* WHAT THE TASK REQUIRES: I need the number of lines in the listing below that include the string "thread", and only that number.

↓↓↓

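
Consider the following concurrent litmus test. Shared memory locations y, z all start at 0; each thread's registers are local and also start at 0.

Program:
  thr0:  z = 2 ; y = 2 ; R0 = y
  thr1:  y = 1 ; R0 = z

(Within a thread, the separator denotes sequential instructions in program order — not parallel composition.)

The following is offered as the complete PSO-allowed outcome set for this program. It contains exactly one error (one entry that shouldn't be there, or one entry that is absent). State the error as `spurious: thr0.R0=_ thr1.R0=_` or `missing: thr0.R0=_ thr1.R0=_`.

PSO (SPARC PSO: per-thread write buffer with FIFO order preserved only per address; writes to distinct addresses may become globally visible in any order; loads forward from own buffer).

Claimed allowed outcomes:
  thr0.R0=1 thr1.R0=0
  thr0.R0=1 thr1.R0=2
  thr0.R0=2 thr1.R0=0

missing: thr0.R0=2 thr1.R0=2

outcome vector order: (thr0.R0,thr1.R0)
[PSO] allowed = {<1 0>; <1 2>; <2 0>; <2 2>}
PSO∖claimed = {<2 2>}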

↑↑↑

* RESPONSE AREA: 3